**What is being asked**
Show each line of the entries below in which the word "with" appears.

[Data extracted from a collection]
-----

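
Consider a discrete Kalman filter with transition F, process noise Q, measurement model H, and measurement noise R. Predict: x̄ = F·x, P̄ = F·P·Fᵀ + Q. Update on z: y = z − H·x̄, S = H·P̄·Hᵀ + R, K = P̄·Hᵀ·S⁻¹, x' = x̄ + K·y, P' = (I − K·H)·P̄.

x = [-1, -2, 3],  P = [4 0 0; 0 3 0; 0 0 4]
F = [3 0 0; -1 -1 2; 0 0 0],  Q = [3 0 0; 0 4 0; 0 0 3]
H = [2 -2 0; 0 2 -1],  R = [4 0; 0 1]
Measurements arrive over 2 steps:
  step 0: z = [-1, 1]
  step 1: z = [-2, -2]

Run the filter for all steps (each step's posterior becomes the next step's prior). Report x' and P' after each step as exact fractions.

step 0: x' = [669/2054, 129/158, 75/158], P' = [1857/1027 69/79 207/158; 69/79 72/79 108/79; 207/158 108/79 885/316]
step 1: x' = [-59859/36154, -114671/144616, 89835/289232], P' = [31203/18077 14761/18077 44283/36154; 14761/18077 186523/216924 186523/144616; 44283/36154 186523/144616 776493/289232]

step 0: x̄ = F·x = [-3, 9, 0]
step 0: P̄ = F·P·Fᵀ + Q = [39 -12 0; -12 27 0; 0 0 3]
step 0: y = z − H·x̄ = [23, -17]
step 0: S = H·P̄·Hᵀ + R = [364 -156; -156 112]
step 0: K = P̄·Hᵀ·S⁻¹ = [480/1027 69/158; -3/158 36/79; -9/316 -21/316]
step 0: x' = x̄ + K·y = [669/2054, 129/158, 75/158]
step 0: P' = (I − K·H)·P̄ = [1857/1027 69/79 207/158; 69/79 72/79 108/79; 207/158 108/79 885/316]
step 1: x̄ = F·x = [2007/2054, -198/1027, 0]
step 1: P̄ = F·P·Fᵀ + Q = [19794/1027 -189/1027 0; -189/1027 9202/1027 0; 0 0 3]
step 1: y = z − H·x̄ = [-4457/1027, -1658/1027]
step 1: S = H·P̄·Hᵀ + R = [121604/1027 -37564/1027; -37564/1027 40916/1027]
step 1: K = P̄·Hᵀ·S⁻¹ = [8221/18077 14761/36154; -9391/433848 186523/433848; -9391/289232 -30401/289232]
step 1: x' = x̄ + K·y = [-59859/36154, -114671/144616, 89835/289232]
step 1: P' = (I − K·H)·P̄ = [31203/18077 14761/18077 44283/36154; 14761/18077 186523/216924 186523/144616; 44283/36154 186523/144616 776493/289232]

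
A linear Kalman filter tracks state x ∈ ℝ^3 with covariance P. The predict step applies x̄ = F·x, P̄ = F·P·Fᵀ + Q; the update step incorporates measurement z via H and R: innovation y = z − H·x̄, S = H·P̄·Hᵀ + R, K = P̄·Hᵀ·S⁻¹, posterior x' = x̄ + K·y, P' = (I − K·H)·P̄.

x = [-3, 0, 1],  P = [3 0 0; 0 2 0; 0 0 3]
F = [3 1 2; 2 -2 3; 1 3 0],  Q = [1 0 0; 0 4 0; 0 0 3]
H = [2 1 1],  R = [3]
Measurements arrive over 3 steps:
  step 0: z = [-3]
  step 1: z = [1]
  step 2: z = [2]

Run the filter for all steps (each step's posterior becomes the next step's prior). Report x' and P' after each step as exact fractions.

step 0: x̄ = F·x = [-7, -3, -3]
step 0: P̄ = F·P·Fᵀ + Q = [42 32 15; 32 51 -6; 15 -6 24]
step 0: y = z − H·x̄ = [17]
step 0: S = H·P̄·Hᵀ + R = [422]
step 0: K = P̄·Hᵀ·S⁻¹ = [131/422; 109/422; 24/211]
step 0: x' = x̄ + K·y = [-727/422, 587/422, -225/211]
step 0: P' = (I − K·H)·P̄ = [563/422 -775/422 21/211; -775/422 9641/422 -3882/211; 21/211 -3882/211 3912/211]
step 1: x̄ = F·x = [-1247/211, -1989/211, 517/211]
step 1: P̄ = F·P·Fᵀ + Q = [5612/211 21225/211 -11819/211; 21225/211 106396/211 -64785/211; -11819/211 -64785/211 41974/211]
step 1: y = z − H·x̄ = [4177/211]
step 1: S = H·P̄·Hᵀ + R = [79505/211]
step 1: K = P̄·Hᵀ·S⁻¹ = [4126/15901; 84061/79505; -46449/79505]
step 1: x' = x̄ + K·y = [-12295/15901, 914632/79505, -724708/79505]
step 1: P' = (I − K·H)·P̄ = [19512/15901 -44251/15901 17605/15901; -44251/15901 6600769/79505 -5906076/79505; 17605/15901 -5906076/79505 5590679/79505]
step 2: x̄ = F·x = [-719209/79505, -4126338/79505, 2682421/79505]
step 2: P̄ = F·P·Fᵀ + Q = [6025496/79505 28863317/79505 -17377969/79505; 28863317/79505 151126699/79505 -93185123/79505; -17377969/79505 -93185123/79505 58415466/79505]
step 2: y = z − H·x̄ = [608269/15901]
step 2: S = H·P̄·Hᵀ + R = [18690762/15901]
step 2: K = P̄·Hᵀ·S⁻¹ = [2353634/9345381; 3855607/3115127; -13905119/18690762]
step 2: x' = x̄ + K·y = [27478201/46726905, -70928611/15575635, 493442447/93453810]
step 2: P' = (I − K·H)·P̄ = [57520016/46726905 -52448221/15575635 77609141/46726905; -52448221/15575635 1560134603/15575635 -1397404056/15575635; 77609141/46726905 -1397404056/15575635 7865410987/93453810]

step 0: x' = [-727/422, 587/422, -225/211], P' = [563/422 -775/422 21/211; -775/422 9641/422 -3882/211; 21/211 -3882/211 3912/211]
step 1: x' = [-12295/15901, 914632/79505, -724708/79505], P' = [19512/15901 -44251/15901 17605/15901; -44251/15901 6600769/79505 -5906076/79505; 17605/15901 -5906076/79505 5590679/79505]
step 2: x' = [27478201/46726905, -70928611/15575635, 493442447/93453810], P' = [57520016/46726905 -52448221/15575635 77609141/46726905; -52448221/15575635 1560134603/15575635 -1397404056/15575635; 77609141/46726905 -1397404056/15575635 7865410987/93453810]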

-----

**The completed task**
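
Consider a discrete Kalman filter with transition F, process noise Q, measurement model H, and measurement noise R. Predict: x̄ = F·x, P̄ = F·P·Fᵀ + Q. Update on z: y = z − H·x̄, S = H·P̄·Hᵀ + R, K = P̄·Hᵀ·S⁻¹, x' = x̄ + K·y, P' = (I − K·H)·P̄.
A linear Kalman filter tracks state x ∈ ℝ^3 with covariance P. The predict step applies x̄ = F·x, P̄ = F·P·Fᵀ + Q; the update step incorporates measurement z via H and R: innovation y = z − H·x̄, S = H·P̄·Hᵀ + R, K = P̄·Hᵀ·S⁻¹, posterior x' = x̄ + K·y, P' = (I − K·H)·P̄.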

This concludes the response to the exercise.